## GIVEN DATA
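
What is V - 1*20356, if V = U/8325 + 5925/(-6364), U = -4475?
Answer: -1165994369/57276 ≈ -20357.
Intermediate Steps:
V = -84113/57276 (V = -4475/8325 + 5925/(-6364) = -4475*1/8325 + 5925*(-1/6364) = -179/333 - 5925/6364 = -84113/57276 ≈ -1.4686)
V - 1*20356 = -84113/57276 - 1*20356 = -84113/57276 - 20356 = -1165994369/57276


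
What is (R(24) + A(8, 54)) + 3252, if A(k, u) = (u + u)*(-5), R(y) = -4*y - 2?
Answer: 2614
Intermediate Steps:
R(y) = -2 - 4*y
A(k, u) = -10*u (A(k, u) = (2*u)*(-5) = -10*u)
(R(24) + A(8, 54)) + 3252 = ((-2 - 4*24) - 10*54) + 3252 = ((-2 - 96) - 540) + 3252 = (-98 - 540) + 3252 = -638 + 3252 = 2614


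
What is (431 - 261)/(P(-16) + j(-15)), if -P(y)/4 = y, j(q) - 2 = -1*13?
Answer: 170/53 ≈ 3.2075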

## HOW TO COMPLETE THIS TASK
Type out the entries once more, precisely.

## ANSWER SECTION
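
What is V - 1*20356, if V = U/8325 + 5925/(-6364), U = -4475?
Answer: -1165994369/57276 ≈ -20357.
Intermediate Steps:
V = -84113/57276 (V = -4475/8325 + 5925/(-6364) = -4475*1/8325 + 5925*(-1/6364) = -179/333 - 5925/6364 = -84113/57276 ≈ -1.4686)
V - 1*20356 = -84113/57276 - 1*20356 = -84113/57276 - 20356 = -1165994369/57276


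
What is (R(24) + A(8, 54)) + 3252, if A(k, u) = (u + u)*(-5), R(y) = -4*y - 2?
Answer: 2614
Intermediate Steps:
R(y) = -2 - 4*y
A(k, u) = -10*u (A(k, u) = (2*u)*(-5) = -10*u)
(R(24) + A(8, 54)) + 3252 = ((-2 - 4*24) - 10*54) + 3252 = ((-2 - 96) - 540) + 3252 = (-98 - 540) + 3252 = -638 + 3252 = 2614


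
What is (431 - 261)/(P(-16) + j(-15)), if -P(y)/4 = y, j(q) - 2 = -1*13?
Answer: 170/53 ≈ 3.2075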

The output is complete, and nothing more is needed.